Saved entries
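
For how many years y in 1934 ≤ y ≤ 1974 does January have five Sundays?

17

January has 31 days; it has five Sundays when Sunday falls among the first (month-length − 28) days — i.e. when January 1 is one of Sunday/Saturday/Friday.
January 1 by year: 1934:Mon 1935:Tue 1936:Wed 1937:Fri✓ 1938:Sat✓ 1939:Sun✓ 1940:Mon 1941:Wed 1942:Thu 1943:Fri✓ 1944:Sat✓ 1945:Mon 1946:Tue 1947:Wed 1948:Thu …(11 more)… 1960:Fri✓ 1961:Sun✓ 1962:Mon 1963:Tue 1964:Wed 1965:Fri✓ 1966:Sat✓ 1967:Sun✓ 1968:Mon 1969:Wed 1970:Thu 1971:Fri✓ 1972:Sat✓ 1973:Mon 1974:Tue
Years with five Sundays: 1937, 1938, 1939, 1943, 1944, 1949, 1950, 1954, 1955, 1956, 1960, 1961, 1965, 1966, 1967, 1971, 1972 → 17.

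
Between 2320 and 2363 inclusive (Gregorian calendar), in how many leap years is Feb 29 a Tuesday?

1

Leap years in 2320–2363: 11 of them.
Feb 29 weekday advances by 5 (mod 7) from one leap year to the next four years later (or differs when a century non-leap intervenes).
Leap-day weekdays: 2320:Sun 2324:Fri 2328:Wed 2332:Mon 2336:Sat 2340:Thu 2344:Tue✓ 2348:Sun 2352:Fri 2356:Wed 2360:Mon
Tuesday: 2344 → 1.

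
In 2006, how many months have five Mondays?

A month of length L has five Mondays iff its first Monday is on day ≤ L−28 (so day 1–3 in a 31-day month, 1–2 in a 30-day month, day 1 in a leap February).
Checking each month of 2006: Jan starts Sun (31d) ✓; Feb starts Wed (28d); Mar starts Wed (31d); Apr starts Sat (30d); May starts Mon (31d) ✓; Jun starts Thu (30d); Jul starts Sat (31d) ✓; Aug starts Tue (31d); Sep starts Fri (30d); Oct starts Sun (31d) ✓; Nov starts Wed (30d); Dec starts Fri (31d).
Five-Monday months: January, May, July, October → 4.

4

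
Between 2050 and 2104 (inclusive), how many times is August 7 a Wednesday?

Track August 7's weekday year by year (advancing +1, or +2 across a Feb 29):
  2050: Sun  2051: Mon (+1)  2052: Wed (+2) ✓  2053: Thu (+1)  2054: Fri (+1)
  2055: Sat (+1)  2056: Mon (+2)  2057: Tue (+1)  2058: Wed (+1) ✓  2059: Thu (+1)
  2060: Sat (+2)  2061: Sun (+1)  2062: Mon (+1)  2063: Tue (+1)  … (27 more years) …
  2091: Tue (+1)  2092: Thu (+2)  2093: Fri (+1)  2094: Sat (+1)  2095: Sun (+1)
  2096: Tue (+2)  2097: Wed (+1) ✓  2098: Thu (+1)  2099: Fri (+1)  2100: Sat (+1)
  2101: Sun (+1)  2102: Mon (+1)  2103: Tue (+1)  2104: Thu (+2)
Wednesday years: 2052, 2058, 2069, 2075, 2080, 2086, 2097 — 7 in total.

7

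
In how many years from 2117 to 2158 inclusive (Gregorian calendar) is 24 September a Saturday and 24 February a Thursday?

5

Check each year's weekday for 24 September and 24 February:
  2117: Fri/Wed  2118: Sat/Thu ✓  2119: Sun/Fri  2120: Tue/Sat  2121: Wed/Mon  2122: Thu/Tue  2123: Fri/Wed  2124: Sun/Thu  2125: Mon/Sat  2126: Tue/Sun  2127: Wed/Mon  2128: Fri/Tue  2129: Sat/Thu ✓  2130: Sun/Fri  …(14 more)…  2145: Fri/Wed  2146: Sat/Thu ✓  2147: Sun/Fri  2148: Tue/Sat  2149: Wed/Mon  2150: Thu/Tue  2151: Fri/Wed  2152: Sun/Thu  2153: Mon/Sat  2154: Tue/Sun  2155: Wed/Mon  2156: Fri/Tue  2157: Sat/Thu ✓  2158: Sun/Fri
Both conditions hold in: 2118, 2129, 2135, 2146, 2157 — 5.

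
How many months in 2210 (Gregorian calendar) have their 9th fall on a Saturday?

1

Check the 9th of each month of 2210: Jan 9: Tue, Feb 9: Fri, Mar 9: Fri, Apr 9: Mon, May 9: Wed, Jun 9: Sat, Jul 9: Mon, Aug 9: Thu, Sep 9: Sun, Oct 9: Tue, Nov 9: Fri, Dec 9: Sun.
Saturday occurs in June — 1 month.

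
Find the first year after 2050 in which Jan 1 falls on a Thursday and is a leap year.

2060

Jan 1 advances by 2 weekdays after a leap year and by 1 after a common year.
2050: Jan 1 is Saturday.
2051: Sunday
2052: Monday (leap)
2053: Wednesday
2054: Thursday
2055: Friday
2056: Saturday (leap)
2057: Monday
2058: Tuesday
2059: Wednesday
2060: Thursday (leap)
2060 begins on a Thursday and is a leap year.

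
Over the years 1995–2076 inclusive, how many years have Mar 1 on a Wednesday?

12

Track Mar 1's weekday year by year (advancing +1, or +2 across a Feb 29):
  1995: Wed ✓  1996: Fri (+2)  1997: Sat (+1)  1998: Sun (+1)  1999: Mon (+1)
  2000: Wed (+2) ✓  2001: Thu (+1)  2002: Fri (+1)  2003: Sat (+1)  2004: Mon (+2)
  2005: Tue (+1)  2006: Wed (+1) ✓  2007: Thu (+1)  2008: Sat (+2)  … (54 more years) …
  2063: Thu (+1)  2064: Sat (+2)  2065: Sun (+1)  2066: Mon (+1)  2067: Tue (+1)
  2068: Thu (+2)  2069: Fri (+1)  2070: Sat (+1)  2071: Sun (+1)  2072: Tue (+2)
  2073: Wed (+1) ✓  2074: Thu (+1)  2075: Fri (+1)  2076: Sun (+2)
Wednesday years: 1995, 2000, 2006, 2017, 2023, 2028, 2034, 2045, 2051, 2056, 2062, 2073 — 12 in total.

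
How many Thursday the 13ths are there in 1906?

2

Check the 13th of each month of 1906: Jan 13: Sat, Feb 13: Tue, Mar 13: Tue, Apr 13: Fri, May 13: Sun, Jun 13: Wed, Jul 13: Fri, Aug 13: Mon, Sep 13: Thu, Oct 13: Sat, Nov 13: Tue, Dec 13: Thu.
Thursday occurs in September, December — 2 months.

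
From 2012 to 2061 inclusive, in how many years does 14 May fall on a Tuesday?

Track 14 May's weekday year by year (advancing +1, or +2 across a Feb 29):
  2012: Mon  2013: Tue (+1) ✓  2014: Wed (+1)  2015: Thu (+1)  2016: Sat (+2)
  2017: Sun (+1)  2018: Mon (+1)  2019: Tue (+1) ✓  2020: Thu (+2)  2021: Fri (+1)
  2022: Sat (+1)  2023: Sun (+1)  2024: Tue (+2) ✓  2025: Wed (+1)  … (22 more years) …
  2048: Thu (+2)  2049: Fri (+1)  2050: Sat (+1)  2051: Sun (+1)  2052: Tue (+2) ✓
  2053: Wed (+1)  2054: Thu (+1)  2055: Fri (+1)  2056: Sun (+2)  2057: Mon (+1)
  2058: Tue (+1) ✓  2059: Wed (+1)  2060: Fri (+2)  2061: Sat (+1)
Tuesday years: 2013, 2019, 2024, 2030, 2041, 2047, 2052, 2058 — 8 in total.

8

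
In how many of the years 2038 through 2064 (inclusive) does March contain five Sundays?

March has 31 days; it has five Sundays when Sunday falls among the first (month-length − 28) days — i.e. when March 1 is one of Sunday/Saturday/Friday.
March 1 by year: 2038:Mon 2039:Tue 2040:Thu 2041:Fri✓ 2042:Sat✓ 2043:Sun✓ 2044:Tue 2045:Wed 2046:Thu 2047:Fri✓ 2048:Sun✓ 2049:Mon 2050:Tue 2051:Wed 2052:Fri✓ 2053:Sat✓ 2054:Sun✓ 2055:Mon 2056:Wed 2057:Thu 2058:Fri✓ 2059:Sat✓ 2060:Mon 2061:Tue 2062:Wed 2063:Thu 2064:Sat✓
Years with five Sundays: 2041, 2042, 2043, 2047, 2048, 2052, 2053, 2054, 2058, 2059, 2064 → 11.

11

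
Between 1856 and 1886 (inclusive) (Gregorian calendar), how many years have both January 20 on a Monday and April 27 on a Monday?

1

Check each year's weekday for January 20 and April 27:
  1856: Sun/Sun  1857: Tue/Mon  1858: Wed/Tue  1859: Thu/Wed  1860: Fri/Fri  1861: Sun/Sat  1862: Mon/Sun  1863: Tue/Mon  1864: Wed/Wed  1865: Fri/Thu  1866: Sat/Fri  1867: Sun/Sat  1868: Mon/Mon ✓  1869: Wed/Tue  …(3 more)…  1873: Mon/Sun  1874: Tue/Mon  1875: Wed/Tue  1876: Thu/Thu  1877: Sat/Fri  1878: Sun/Sat  1879: Mon/Sun  1880: Tue/Tue  1881: Thu/Wed  1882: Fri/Thu  1883: Sat/Fri  1884: Sun/Sun  1885: Tue/Mon  1886: Wed/Tue
Both conditions hold in: 1868 — 1.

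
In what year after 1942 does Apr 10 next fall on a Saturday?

From one year to the next, a fixed date's weekday advances by 1, or by 2 when a Feb 29 lies between the two dates.
1942: April 10 is Friday.
1943: Saturday (+1)
Apr 10 falls on a Saturday in 1943.

1943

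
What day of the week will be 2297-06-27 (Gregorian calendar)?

Sunday

January 1, 2297 is a Friday.
June 27 is day 178 of the year, i.e. 177 days after Jan 1.
177 mod 7 = 2, so advance 2 weekdays from Friday: Sunday.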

__Work order__:
From the line holding "In what year" to the final line of the data, output each line exactly and nothing more.

__Response__:
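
In what year after 1942 does Apr 10 next fall on a Saturday?

From one year to the next, a fixed date's weekday advances by 1, or by 2 when a Feb 29 lies between the two dates.
1942: April 10 is Friday.
1943: Saturday (+1)
Apr 10 falls on a Saturday in 1943.

1943

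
What day of the week will be 2297-06-27 (Gregorian calendar)?

Sunday

January 1, 2297 is a Friday.
June 27 is day 178 of the year, i.e. 177 days after Jan 1.
177 mod 7 = 2, so advance 2 weekdays from Friday: Sunday.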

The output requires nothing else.